The records below must be reproduced in full and without error.

[Stored data entries]
=== Section Start ===

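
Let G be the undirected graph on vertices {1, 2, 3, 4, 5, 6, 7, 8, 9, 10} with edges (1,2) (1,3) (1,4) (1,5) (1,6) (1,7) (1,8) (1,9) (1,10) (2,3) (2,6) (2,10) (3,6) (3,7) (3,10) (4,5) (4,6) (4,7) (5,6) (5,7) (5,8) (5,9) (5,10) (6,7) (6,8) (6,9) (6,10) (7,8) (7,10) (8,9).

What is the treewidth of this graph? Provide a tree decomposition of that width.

The largest bag has 5 vertices, giving width 4; this decomposition certifies tw(G) ≤ 4. On the other hand G contains the 5-clique {1, 2, 3, 6, 10}. A clique must lie in a single bag of any decomposition, so no decomposition can have width below 4. The upper and lower bounds meet at 4, so that is the treewidth.

Treewidth 4.
Bags: B1 = {1, 5, 6, 7, 8}  B2 = {1, 5, 6, 7, 10}  B3 = {1, 3, 6, 7, 10}  B4 = {1, 4, 5, 6, 7}  B5 = {1, 5, 6, 8, 9}  B6 = {1, 2, 3, 6, 10}
Tree: B1–B2, B2–B3, B2–B4, B1–B5, B3–B6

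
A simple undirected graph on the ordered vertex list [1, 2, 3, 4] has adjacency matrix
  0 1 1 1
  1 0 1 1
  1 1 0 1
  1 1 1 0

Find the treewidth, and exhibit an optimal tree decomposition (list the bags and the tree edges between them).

Treewidth 3.
One such decomposition:
Bags: B1 = {1, 2, 3, 4}
Tree: (single bag)

With just one bag of size 4, the width is 4 − 1 = 3, so tw(G) ≤ 3. Conversely, {1, 2, 3, 4} is a clique of size 4, and the vertices of any clique must share a bag in every tree decomposition; so some bag has ≥ 4 vertices and tw(G) ≥ 3. Therefore the treewidth is 3.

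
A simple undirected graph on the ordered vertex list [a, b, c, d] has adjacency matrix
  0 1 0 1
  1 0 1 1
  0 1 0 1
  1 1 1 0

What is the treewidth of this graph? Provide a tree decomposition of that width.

Each bag holds 3 vertices, so the decomposition has width 2, which upper-bounds the treewidth. For the lower bound, the 3 vertices {b, c, d} are pairwise adjacent, and any tree decomposition puts a clique entirely inside one bag — forcing width ≥ 2. Hence tw(G) = 2 exactly.

Treewidth 2.
One optimal decomposition is:
Bags: B1 = {a, b, d}  B2 = {b, c, d}
Tree: B1–B2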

=== Section End ===

### PROBLEM SOLUTION
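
Let G be the undirected graph on vertices {1, 2, 3, 4, 5, 6, 7, 8, 9, 10} with edges (1,2) (1,3) (1,4) (1,5) (1,6) (1,7) (1,8) (1,9) (1,10) (2,3) (2,6) (2,10) (3,6) (3,7) (3,10) (4,5) (4,6) (4,7) (5,6) (5,7) (5,8) (5,9) (5,10) (6,7) (6,8) (6,9) (6,10) (7,8) (7,10) (8,9).

What is the treewidth of this graph? Provide a tree decomposition of that width.

The largest bag has 5 vertices, giving width 4; this decomposition certifies tw(G) ≤ 4. On the other hand G contains the 5-clique {1, 2, 3, 6, 10}. A clique must lie in a single bag of any decomposition, so no decomposition can have width below 4. The upper and lower bounds meet at 4, so that is the treewidth.

Treewidth 4.
Bags: B1 = {1, 5, 6, 7, 8}  B2 = {1, 5, 6, 7, 10}  B3 = {1, 3, 6, 7, 10}  B4 = {1, 4, 5, 6, 7}  B5 = {1, 5, 6, 8, 9}  B6 = {1, 2, 3, 6, 10}
Tree: B1–B2, B2–B3, B2–B4, B1–B5, B3–B6

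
A simple undirected graph on the ordered vertex list [1, 2, 3, 4] has adjacency matrix
  0 1 1 1
  1 0 1 1
  1 1 0 1
  1 1 1 0

Find the treewidth, and exhibit an optimal tree decomposition (list the bags and the tree edges between them).

Treewidth 3.
One such decomposition:
Bags: B1 = {1, 2, 3, 4}
Tree: (single bag)

With just one bag of size 4, the width is 4 − 1 = 3, so tw(G) ≤ 3. Conversely, {1, 2, 3, 4} is a clique of size 4, and the vertices of any clique must share a bag in every tree decomposition; so some bag has ≥ 4 vertices and tw(G) ≥ 3. Therefore the treewidth is 3.

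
A simple undirected graph on the ordered vertex list [a, b, c, d] has adjacency matrix
  0 1 0 1
  1 0 1 1
  0 1 0 1
  1 1 1 0

What is the treewidth of this graph? Provide a tree decomposition of that width.

Each bag holds 3 vertices, so the decomposition has width 2, which upper-bounds the treewidth. For the lower bound, the 3 vertices {b, c, d} are pairwise adjacent, and any tree decomposition puts a clique entirely inside one bag — forcing width ≥ 2. Hence tw(G) = 2 exactly.

Treewidth 2.
One optimal decomposition is:
Bags: B1 = {a, b, d}  B2 = {b, c, d}
Tree: B1–B2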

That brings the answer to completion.